▶ _Task brief_:
Could you write out all of the data again, word for word?

Source data:
###
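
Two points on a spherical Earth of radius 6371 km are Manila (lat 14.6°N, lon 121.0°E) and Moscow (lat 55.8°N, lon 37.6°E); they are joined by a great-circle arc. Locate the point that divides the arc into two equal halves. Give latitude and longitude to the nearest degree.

Write both endpoints as unit vectors p₁, p₂ with components (cos φ cos λ, cos φ sin λ, sin φ).
The central angle between the endpoints is δ = arccos(p₁·p₂) ≈ 1.296 rad (74.3°).
Interpolate at f = 1/2 with slerp weights a = sin((1−f)δ)/sin δ ≈ 0.627, b = sin(fδ)/sin δ ≈ 0.627.
p = a·p₁ + b·p₂ ≈ (-0.033, 0.735, 0.677); φ = arcsin(p_z) ≈ 42.60°, λ = atan2(p_y, p_x) ≈ 92.59°.

≈ lat 43°N, lon 93°E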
###
▶ _Answer_:
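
Two points on a spherical Earth of radius 6371 km are Manila (lat 14.6°N, lon 121.0°E) and Moscow (lat 55.8°N, lon 37.6°E); they are joined by a great-circle arc. Locate the point that divides the arc into two equal halves. Give latitude and longitude to the nearest degree.

Write both endpoints as unit vectors p₁, p₂ with components (cos φ cos λ, cos φ sin λ, sin φ).
The central angle between the endpoints is δ = arccos(p₁·p₂) ≈ 1.296 rad (74.3°).
Interpolate at f = 1/2 with slerp weights a = sin((1−f)δ)/sin δ ≈ 0.627, b = sin(fδ)/sin δ ≈ 0.627.
p = a·p₁ + b·p₂ ≈ (-0.033, 0.735, 0.677); φ = arcsin(p_z) ≈ 42.60°, λ = atan2(p_y, p_x) ≈ 92.59°.

≈ lat 43°N, lon 93°E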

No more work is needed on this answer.